[Stored items]
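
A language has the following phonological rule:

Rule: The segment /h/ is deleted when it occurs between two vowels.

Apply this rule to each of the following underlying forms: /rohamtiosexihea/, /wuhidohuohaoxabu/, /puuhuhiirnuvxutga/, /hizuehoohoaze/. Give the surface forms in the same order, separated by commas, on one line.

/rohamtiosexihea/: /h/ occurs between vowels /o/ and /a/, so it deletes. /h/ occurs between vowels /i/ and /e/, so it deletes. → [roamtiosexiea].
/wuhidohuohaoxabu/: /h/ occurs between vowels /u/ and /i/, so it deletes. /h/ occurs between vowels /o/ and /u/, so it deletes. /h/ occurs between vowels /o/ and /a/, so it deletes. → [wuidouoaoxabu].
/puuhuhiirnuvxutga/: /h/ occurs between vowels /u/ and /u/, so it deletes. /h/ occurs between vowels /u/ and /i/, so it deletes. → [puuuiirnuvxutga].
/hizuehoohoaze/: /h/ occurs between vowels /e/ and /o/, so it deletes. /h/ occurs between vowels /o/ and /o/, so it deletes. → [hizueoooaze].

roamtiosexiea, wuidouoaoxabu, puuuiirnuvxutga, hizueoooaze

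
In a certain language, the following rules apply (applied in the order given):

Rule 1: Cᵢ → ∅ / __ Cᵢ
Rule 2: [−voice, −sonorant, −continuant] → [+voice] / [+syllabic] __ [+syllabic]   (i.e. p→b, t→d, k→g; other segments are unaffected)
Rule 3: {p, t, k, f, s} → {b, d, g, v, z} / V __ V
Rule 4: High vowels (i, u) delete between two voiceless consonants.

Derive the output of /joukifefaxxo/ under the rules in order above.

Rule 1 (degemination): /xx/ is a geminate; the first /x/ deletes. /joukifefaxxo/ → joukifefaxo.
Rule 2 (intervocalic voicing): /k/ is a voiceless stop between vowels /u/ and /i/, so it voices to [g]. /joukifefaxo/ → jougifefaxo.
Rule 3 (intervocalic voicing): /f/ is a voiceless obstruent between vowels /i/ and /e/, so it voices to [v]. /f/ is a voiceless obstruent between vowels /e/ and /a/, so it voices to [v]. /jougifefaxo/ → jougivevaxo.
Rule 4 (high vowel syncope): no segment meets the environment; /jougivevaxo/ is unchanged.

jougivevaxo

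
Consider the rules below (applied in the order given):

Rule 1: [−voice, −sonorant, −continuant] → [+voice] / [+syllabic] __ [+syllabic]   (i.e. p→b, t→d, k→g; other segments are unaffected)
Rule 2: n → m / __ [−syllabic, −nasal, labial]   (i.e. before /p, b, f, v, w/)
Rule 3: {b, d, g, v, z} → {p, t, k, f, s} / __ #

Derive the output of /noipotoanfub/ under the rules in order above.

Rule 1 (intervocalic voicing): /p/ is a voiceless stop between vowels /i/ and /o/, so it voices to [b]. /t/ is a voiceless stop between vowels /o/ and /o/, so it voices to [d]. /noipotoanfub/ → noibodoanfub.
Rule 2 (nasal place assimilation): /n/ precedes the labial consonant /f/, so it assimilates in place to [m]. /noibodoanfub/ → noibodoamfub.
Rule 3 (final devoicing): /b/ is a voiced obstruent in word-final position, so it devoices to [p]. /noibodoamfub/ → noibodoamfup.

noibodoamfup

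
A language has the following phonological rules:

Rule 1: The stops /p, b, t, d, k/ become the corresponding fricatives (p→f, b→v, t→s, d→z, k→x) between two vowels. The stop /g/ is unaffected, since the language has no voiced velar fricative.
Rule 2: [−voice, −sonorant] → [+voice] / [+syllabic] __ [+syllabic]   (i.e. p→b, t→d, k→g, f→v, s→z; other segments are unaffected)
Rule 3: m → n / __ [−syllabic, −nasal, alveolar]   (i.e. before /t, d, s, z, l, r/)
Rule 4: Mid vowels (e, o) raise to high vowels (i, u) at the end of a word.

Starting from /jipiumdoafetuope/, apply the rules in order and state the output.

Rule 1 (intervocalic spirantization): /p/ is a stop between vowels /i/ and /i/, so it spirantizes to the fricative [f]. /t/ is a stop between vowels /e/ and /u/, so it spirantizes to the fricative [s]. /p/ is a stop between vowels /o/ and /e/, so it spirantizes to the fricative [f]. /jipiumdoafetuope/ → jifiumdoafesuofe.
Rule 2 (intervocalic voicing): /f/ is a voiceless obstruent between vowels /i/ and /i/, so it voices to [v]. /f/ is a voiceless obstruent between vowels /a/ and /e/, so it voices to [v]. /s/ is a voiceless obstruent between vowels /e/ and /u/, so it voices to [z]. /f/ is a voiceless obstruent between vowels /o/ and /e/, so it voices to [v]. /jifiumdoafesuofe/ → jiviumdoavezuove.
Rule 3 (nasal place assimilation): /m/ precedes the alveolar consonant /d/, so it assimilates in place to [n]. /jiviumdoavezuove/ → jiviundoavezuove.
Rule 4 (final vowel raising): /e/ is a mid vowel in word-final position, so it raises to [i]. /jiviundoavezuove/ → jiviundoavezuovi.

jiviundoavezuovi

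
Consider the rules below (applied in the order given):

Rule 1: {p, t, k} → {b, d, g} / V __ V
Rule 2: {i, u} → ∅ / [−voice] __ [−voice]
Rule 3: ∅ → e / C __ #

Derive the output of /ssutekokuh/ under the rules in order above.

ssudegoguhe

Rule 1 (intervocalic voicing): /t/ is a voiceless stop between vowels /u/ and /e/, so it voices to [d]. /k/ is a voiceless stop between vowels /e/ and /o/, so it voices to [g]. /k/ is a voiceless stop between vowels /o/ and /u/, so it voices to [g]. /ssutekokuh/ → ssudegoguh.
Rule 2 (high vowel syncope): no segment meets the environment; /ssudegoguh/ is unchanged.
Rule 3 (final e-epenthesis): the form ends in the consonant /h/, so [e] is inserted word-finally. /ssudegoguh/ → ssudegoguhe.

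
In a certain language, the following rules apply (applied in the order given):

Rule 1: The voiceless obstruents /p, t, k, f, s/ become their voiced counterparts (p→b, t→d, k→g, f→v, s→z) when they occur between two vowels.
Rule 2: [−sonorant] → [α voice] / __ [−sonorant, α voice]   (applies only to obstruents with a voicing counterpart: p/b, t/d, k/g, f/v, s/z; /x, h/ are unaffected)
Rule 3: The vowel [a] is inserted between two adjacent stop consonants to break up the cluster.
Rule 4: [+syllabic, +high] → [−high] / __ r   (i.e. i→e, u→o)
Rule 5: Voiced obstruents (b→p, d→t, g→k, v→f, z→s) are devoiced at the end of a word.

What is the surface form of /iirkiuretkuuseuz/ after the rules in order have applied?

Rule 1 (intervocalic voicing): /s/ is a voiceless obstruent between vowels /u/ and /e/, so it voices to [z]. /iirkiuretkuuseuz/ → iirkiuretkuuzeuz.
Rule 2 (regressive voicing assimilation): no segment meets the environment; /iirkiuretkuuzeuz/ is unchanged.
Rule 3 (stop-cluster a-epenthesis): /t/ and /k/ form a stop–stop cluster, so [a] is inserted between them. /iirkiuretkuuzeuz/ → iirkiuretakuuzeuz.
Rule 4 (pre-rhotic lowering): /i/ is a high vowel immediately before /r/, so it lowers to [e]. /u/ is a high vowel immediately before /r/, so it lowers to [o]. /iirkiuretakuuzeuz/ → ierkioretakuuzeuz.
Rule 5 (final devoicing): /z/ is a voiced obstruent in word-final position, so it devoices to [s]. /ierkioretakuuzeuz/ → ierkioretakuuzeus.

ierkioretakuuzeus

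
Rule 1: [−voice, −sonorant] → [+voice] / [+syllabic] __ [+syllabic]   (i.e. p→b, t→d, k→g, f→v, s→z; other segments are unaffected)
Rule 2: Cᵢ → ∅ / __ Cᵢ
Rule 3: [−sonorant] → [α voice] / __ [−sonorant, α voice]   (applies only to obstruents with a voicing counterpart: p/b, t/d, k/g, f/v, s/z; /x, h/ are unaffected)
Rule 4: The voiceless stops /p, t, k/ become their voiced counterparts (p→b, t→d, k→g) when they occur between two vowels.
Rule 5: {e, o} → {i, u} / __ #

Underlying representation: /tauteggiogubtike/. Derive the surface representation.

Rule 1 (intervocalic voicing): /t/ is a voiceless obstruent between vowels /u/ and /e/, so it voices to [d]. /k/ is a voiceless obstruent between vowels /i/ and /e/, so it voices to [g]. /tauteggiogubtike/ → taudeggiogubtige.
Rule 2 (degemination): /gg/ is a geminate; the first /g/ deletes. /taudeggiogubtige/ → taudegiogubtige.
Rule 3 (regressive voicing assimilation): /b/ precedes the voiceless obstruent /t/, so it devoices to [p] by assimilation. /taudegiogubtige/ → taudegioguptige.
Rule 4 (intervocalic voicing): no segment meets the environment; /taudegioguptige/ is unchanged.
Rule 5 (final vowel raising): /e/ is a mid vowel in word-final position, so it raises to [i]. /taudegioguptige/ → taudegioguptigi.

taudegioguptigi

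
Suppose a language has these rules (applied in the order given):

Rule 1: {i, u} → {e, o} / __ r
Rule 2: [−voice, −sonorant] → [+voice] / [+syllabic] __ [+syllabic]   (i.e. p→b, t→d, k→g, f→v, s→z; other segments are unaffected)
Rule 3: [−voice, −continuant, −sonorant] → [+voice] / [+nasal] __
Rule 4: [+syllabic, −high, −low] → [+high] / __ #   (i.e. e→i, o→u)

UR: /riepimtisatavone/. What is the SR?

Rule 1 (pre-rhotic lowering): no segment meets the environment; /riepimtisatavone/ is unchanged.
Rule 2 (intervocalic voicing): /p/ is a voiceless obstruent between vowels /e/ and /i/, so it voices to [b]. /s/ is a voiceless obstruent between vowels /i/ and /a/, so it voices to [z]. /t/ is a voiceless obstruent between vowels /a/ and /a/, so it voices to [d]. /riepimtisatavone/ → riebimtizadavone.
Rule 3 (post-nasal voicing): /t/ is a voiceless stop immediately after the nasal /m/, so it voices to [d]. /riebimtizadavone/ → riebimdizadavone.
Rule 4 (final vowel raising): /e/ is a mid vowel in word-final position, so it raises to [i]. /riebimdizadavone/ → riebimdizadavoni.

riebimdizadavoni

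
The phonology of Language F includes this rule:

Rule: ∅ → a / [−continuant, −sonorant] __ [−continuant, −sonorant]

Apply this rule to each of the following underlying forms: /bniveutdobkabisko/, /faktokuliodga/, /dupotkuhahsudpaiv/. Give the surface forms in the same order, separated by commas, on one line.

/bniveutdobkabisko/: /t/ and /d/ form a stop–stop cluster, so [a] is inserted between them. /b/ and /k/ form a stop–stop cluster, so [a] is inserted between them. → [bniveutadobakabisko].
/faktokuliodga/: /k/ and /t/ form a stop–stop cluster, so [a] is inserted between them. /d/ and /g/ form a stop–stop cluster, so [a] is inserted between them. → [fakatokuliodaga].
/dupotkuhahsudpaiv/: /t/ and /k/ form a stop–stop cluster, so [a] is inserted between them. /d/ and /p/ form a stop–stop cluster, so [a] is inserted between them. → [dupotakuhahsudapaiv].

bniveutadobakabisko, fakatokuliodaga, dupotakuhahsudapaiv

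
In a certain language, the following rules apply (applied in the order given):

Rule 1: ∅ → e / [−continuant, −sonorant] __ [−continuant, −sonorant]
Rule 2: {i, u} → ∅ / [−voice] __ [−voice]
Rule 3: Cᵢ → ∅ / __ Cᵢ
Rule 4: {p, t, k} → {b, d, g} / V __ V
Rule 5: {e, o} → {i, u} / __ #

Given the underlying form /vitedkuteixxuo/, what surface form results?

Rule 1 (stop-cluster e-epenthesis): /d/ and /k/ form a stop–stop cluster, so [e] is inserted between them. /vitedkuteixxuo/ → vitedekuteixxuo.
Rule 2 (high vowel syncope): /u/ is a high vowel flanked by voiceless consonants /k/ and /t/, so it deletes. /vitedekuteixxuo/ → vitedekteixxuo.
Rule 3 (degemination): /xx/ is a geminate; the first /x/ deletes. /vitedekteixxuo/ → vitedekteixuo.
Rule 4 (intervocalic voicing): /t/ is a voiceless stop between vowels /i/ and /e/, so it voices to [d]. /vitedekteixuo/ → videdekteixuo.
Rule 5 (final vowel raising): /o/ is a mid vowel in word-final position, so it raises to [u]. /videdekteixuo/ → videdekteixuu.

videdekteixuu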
* * *
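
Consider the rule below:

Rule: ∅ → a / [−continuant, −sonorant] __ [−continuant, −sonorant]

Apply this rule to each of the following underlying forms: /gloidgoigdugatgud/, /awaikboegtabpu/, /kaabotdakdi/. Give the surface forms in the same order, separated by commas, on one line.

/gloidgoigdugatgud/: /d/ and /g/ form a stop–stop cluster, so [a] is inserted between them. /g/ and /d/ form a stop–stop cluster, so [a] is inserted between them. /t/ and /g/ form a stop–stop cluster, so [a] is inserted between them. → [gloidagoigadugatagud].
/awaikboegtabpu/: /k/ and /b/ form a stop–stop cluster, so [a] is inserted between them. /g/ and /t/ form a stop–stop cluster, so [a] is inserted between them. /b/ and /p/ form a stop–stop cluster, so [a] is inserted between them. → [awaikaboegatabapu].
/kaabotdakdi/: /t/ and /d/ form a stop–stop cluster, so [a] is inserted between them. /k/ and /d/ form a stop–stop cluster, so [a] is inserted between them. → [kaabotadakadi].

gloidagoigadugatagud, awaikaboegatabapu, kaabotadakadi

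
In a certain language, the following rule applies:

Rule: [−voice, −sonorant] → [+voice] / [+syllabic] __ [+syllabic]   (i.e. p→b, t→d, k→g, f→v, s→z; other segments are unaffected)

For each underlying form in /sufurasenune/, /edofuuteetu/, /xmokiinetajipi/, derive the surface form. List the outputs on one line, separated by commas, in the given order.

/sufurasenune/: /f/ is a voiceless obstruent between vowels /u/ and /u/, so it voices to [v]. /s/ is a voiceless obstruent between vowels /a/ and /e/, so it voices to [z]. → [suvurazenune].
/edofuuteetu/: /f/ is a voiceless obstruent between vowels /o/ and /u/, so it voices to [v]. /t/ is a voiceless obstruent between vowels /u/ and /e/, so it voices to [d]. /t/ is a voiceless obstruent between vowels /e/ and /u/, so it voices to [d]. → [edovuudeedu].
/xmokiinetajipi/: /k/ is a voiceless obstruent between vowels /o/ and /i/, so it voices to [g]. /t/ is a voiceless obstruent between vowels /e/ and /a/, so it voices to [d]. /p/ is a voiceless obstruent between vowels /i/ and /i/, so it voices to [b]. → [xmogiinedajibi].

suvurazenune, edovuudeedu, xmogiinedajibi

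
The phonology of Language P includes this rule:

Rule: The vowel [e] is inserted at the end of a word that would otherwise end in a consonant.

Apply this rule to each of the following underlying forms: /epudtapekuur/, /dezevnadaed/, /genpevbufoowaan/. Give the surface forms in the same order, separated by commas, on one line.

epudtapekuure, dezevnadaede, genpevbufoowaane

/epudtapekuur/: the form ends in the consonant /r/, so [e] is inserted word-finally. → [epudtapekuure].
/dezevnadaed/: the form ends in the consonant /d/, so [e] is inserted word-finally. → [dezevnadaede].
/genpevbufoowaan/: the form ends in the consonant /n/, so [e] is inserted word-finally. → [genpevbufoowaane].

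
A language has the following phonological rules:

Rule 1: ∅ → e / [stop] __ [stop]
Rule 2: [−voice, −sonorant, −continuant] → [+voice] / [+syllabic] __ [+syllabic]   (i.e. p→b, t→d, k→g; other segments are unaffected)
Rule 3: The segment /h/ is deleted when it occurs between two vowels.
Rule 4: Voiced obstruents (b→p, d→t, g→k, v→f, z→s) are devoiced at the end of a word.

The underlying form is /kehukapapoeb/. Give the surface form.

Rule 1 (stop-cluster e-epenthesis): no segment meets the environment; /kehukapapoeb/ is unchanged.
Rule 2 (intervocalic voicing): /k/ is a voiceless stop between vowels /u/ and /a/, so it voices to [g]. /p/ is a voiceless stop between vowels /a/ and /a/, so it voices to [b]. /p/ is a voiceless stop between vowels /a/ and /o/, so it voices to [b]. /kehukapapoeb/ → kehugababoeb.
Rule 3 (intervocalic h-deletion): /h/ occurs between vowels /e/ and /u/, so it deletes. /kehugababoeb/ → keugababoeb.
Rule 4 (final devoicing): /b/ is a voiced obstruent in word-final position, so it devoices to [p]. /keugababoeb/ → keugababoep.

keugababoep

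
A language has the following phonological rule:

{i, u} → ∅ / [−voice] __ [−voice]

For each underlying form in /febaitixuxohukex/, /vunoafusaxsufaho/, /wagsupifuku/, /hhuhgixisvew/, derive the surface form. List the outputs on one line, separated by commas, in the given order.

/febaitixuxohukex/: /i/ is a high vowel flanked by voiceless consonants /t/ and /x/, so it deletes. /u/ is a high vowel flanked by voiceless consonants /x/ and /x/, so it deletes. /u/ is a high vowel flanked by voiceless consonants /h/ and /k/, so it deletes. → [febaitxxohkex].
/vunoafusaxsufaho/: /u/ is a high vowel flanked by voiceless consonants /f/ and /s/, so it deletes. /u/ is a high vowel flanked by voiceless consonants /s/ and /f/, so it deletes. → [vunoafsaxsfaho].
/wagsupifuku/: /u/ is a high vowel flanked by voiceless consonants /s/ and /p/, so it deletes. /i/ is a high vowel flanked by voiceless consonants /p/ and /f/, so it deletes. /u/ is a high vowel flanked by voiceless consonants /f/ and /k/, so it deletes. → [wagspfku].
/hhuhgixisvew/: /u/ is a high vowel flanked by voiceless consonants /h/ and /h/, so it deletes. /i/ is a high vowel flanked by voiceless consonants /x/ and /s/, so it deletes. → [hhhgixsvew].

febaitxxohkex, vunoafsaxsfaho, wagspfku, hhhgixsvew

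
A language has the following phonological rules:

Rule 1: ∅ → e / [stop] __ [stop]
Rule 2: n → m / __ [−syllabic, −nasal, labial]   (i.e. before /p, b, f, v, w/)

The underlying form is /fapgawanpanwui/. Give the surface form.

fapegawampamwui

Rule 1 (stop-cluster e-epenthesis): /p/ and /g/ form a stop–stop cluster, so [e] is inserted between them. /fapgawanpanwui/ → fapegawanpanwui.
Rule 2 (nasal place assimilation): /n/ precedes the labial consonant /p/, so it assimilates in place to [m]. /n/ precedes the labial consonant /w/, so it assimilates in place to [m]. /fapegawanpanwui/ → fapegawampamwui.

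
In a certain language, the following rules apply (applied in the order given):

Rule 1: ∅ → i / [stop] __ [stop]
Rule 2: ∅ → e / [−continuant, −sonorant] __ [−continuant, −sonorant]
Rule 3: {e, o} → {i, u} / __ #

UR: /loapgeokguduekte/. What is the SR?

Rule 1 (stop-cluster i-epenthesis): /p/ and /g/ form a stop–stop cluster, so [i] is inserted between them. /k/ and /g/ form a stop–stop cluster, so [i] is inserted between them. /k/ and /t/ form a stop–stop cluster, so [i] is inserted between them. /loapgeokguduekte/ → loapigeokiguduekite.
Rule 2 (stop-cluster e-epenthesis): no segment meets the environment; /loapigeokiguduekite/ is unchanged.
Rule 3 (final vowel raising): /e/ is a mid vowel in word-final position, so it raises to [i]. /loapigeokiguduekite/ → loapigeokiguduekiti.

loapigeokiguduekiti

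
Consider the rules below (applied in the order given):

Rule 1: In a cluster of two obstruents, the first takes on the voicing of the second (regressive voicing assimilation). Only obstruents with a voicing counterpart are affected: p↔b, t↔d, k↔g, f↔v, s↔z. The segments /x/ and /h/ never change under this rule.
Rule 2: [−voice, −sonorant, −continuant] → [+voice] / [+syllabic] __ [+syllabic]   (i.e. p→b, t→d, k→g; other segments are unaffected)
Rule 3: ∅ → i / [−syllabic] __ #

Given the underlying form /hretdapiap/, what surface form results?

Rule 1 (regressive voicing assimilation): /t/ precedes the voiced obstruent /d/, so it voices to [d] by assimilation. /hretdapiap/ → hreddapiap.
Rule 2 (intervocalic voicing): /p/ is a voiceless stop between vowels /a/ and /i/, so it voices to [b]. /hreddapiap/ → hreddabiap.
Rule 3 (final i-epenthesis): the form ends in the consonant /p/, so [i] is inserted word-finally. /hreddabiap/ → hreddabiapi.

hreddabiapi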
--
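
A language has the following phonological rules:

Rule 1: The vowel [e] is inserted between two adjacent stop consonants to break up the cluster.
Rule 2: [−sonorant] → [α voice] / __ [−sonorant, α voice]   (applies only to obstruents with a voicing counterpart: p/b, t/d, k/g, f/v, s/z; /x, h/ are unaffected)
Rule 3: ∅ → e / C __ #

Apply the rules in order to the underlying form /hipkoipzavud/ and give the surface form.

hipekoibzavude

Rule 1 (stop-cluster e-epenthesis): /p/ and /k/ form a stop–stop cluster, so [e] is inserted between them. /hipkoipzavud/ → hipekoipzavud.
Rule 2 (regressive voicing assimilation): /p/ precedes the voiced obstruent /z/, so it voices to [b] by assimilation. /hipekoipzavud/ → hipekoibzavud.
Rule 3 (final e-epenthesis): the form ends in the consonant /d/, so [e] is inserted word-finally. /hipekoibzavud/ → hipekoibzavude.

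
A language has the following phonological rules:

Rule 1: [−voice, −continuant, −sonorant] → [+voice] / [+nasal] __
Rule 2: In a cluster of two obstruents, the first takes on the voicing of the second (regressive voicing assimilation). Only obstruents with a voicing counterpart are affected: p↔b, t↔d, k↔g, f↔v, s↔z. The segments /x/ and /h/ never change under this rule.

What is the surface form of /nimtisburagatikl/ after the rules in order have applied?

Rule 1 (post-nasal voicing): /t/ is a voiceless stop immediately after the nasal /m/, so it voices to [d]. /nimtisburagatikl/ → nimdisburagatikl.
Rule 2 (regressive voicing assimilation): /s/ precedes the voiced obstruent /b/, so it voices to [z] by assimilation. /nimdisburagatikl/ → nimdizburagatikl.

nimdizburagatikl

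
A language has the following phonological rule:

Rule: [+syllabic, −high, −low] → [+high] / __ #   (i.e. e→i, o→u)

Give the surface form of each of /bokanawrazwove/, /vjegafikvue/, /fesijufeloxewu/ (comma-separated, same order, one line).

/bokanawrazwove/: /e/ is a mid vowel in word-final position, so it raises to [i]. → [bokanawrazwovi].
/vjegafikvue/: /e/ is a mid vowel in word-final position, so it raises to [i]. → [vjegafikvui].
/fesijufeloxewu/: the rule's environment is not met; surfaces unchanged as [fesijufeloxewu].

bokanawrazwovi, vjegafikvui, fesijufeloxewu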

HOW TO COMPLETE THIS TASK.
Lines above that have "continuant": copy each of them.

WRITTEN ANSWER.
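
Rule 2: [−voice, −sonorant, −continuant] → [+voice] / [+syllabic] __ [+syllabic]   (i.e. p→b, t→d, k→g; other segments are unaffected)
Rule 1: [−voice, −sonorant, −continuant] → [+voice] / [+syllabic] __ [+syllabic]   (i.e. p→b, t→d, k→g; other segments are unaffected)
Rule 3: [−voice, −continuant, −sonorant] → [+voice] / [+nasal] __
Rule: ∅ → a / [−continuant, −sonorant] __ [−continuant, −sonorant]
Rule 1: ∅ → e / [−continuant, −sonorant] __ [−continuant, −sonorant]
Rule: ∅ → a / [−continuant, −sonorant] __ [−continuant, −sonorant]
Rule 2: [−voice, −sonorant, −continuant] → [+voice] / [+syllabic] __ [+syllabic]   (i.e. p→b, t→d, k→g; other segments are unaffected)
Rule 2: ∅ → e / [−continuant, −sonorant] __ [−continuant, −sonorant]
Rule 2: [−voice, −sonorant, −continuant] → [+voice] / [+syllabic] __ [+syllabic]   (i.e. p→b, t→d, k→g; other segments are unaffected)
Rule 1: [−voice, −continuant, −sonorant] → [+voice] / [+nasal] __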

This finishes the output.